• _ACTIVITY_
In the records below, tally the lines that contain the word "matrix" and give only that number.

[Saved data entries]
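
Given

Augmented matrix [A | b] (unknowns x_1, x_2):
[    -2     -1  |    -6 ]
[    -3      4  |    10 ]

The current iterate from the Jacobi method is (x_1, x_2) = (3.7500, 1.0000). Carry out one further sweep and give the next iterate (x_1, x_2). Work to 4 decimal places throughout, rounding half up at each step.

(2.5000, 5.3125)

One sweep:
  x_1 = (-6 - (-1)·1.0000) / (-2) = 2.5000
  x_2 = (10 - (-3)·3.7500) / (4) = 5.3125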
--
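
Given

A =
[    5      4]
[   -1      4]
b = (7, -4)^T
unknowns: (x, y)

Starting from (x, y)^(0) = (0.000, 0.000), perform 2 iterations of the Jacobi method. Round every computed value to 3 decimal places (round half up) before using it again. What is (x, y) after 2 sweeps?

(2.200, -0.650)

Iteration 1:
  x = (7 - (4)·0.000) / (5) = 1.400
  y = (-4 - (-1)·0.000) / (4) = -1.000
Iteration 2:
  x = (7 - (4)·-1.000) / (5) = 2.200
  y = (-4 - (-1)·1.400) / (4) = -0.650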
--
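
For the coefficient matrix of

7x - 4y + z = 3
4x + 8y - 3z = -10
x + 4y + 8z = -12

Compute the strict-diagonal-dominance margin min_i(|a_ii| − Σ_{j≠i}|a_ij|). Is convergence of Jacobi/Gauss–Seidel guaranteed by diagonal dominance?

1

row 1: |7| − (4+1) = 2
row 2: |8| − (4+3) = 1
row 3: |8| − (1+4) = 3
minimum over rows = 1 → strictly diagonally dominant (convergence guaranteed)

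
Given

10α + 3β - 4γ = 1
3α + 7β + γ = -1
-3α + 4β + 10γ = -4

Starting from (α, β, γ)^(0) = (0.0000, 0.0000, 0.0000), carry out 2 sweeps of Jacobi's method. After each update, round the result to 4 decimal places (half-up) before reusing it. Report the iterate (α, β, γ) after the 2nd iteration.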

• _EXERCISE RESULT_
2